+++ EXERCISE MATERIALS +++

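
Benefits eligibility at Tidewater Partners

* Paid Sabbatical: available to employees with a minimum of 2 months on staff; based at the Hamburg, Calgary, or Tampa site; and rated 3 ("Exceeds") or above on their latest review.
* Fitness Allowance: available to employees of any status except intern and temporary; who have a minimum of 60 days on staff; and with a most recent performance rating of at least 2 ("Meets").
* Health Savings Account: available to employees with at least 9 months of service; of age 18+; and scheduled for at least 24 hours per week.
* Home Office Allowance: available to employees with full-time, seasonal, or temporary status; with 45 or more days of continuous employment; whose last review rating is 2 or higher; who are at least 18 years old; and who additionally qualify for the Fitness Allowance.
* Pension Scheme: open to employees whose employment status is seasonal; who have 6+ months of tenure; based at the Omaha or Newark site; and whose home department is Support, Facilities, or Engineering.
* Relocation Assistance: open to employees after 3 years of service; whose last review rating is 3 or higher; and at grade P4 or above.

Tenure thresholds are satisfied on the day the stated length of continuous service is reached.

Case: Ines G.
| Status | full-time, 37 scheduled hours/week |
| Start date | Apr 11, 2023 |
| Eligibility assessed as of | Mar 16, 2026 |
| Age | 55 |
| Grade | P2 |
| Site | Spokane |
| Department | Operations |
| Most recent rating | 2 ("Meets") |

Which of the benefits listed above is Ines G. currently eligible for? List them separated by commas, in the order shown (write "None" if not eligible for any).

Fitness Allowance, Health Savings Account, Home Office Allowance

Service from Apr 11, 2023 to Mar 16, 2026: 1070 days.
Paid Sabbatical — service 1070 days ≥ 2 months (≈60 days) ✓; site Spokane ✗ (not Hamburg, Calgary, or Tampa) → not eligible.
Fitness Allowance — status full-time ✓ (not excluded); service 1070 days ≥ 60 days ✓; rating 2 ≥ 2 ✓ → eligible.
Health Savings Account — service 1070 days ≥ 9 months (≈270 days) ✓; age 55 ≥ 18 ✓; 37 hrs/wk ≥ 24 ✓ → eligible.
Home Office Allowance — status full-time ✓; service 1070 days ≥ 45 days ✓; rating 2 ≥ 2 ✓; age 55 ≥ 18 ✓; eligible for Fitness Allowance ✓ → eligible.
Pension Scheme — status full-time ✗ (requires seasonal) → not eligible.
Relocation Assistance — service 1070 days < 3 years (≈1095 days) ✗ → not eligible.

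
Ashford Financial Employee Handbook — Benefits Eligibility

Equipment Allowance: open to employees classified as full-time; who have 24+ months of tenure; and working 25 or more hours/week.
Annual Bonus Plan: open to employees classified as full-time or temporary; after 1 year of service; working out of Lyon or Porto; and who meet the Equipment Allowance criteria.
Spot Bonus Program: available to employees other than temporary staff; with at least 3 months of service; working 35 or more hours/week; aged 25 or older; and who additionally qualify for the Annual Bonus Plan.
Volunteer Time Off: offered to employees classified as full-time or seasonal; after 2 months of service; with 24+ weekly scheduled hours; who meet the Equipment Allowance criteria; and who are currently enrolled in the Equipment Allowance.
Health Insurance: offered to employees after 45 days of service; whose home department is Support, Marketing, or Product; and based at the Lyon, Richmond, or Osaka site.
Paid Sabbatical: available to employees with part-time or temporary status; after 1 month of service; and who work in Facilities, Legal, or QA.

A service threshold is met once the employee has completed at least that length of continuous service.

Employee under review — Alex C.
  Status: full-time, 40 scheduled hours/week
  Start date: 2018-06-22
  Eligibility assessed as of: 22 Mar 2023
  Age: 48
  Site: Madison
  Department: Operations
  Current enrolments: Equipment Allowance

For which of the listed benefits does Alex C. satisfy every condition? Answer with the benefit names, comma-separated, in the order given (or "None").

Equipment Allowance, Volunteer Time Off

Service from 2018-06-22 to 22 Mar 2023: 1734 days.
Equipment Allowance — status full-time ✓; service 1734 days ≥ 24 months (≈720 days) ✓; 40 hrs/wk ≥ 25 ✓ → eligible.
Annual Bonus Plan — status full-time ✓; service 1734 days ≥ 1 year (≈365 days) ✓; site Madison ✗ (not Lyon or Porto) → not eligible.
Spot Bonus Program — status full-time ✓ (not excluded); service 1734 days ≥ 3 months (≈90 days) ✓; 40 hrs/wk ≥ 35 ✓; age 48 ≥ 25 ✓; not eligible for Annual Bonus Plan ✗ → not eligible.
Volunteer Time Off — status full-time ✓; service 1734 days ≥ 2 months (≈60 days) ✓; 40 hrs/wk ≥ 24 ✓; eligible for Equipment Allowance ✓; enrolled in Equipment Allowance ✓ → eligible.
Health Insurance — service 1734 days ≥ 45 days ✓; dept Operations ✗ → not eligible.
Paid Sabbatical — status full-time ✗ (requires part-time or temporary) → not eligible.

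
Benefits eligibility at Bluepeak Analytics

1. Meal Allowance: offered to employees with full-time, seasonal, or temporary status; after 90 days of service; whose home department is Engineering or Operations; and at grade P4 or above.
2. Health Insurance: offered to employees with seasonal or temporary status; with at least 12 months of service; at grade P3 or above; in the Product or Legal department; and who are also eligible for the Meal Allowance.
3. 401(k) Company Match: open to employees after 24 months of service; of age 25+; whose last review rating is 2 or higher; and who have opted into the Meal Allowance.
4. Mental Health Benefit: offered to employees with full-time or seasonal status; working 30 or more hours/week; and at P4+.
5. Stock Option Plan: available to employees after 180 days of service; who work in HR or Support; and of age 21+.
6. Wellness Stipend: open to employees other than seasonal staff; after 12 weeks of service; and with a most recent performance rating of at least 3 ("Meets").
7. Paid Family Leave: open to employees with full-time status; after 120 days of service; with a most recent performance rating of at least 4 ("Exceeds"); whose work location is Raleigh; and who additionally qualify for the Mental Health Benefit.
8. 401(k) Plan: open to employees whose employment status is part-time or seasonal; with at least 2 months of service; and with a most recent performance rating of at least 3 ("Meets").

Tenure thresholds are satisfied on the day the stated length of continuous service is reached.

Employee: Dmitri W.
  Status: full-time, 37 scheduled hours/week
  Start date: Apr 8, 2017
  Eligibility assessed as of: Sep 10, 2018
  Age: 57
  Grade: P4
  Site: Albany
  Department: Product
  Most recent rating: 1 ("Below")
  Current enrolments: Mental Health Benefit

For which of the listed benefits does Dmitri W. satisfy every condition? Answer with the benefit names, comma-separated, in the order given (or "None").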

+++

EXERCISE DESCRIPTION: Looking back over the data above, restate word for word the lines that begin at the line with "Status: full-time, 40 scheduled hours/week" and end at the line with "Current enrolments: Equipment Allowance", inclusive.

RESPONSE:
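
  Status: full-time, 40 scheduled hours/week
  Start date: 2018-06-22
  Eligibility assessed as of: 22 Mar 2023
  Age: 48
  Site: Madison
  Department: Operations
  Current enrolments: Equipment Allowance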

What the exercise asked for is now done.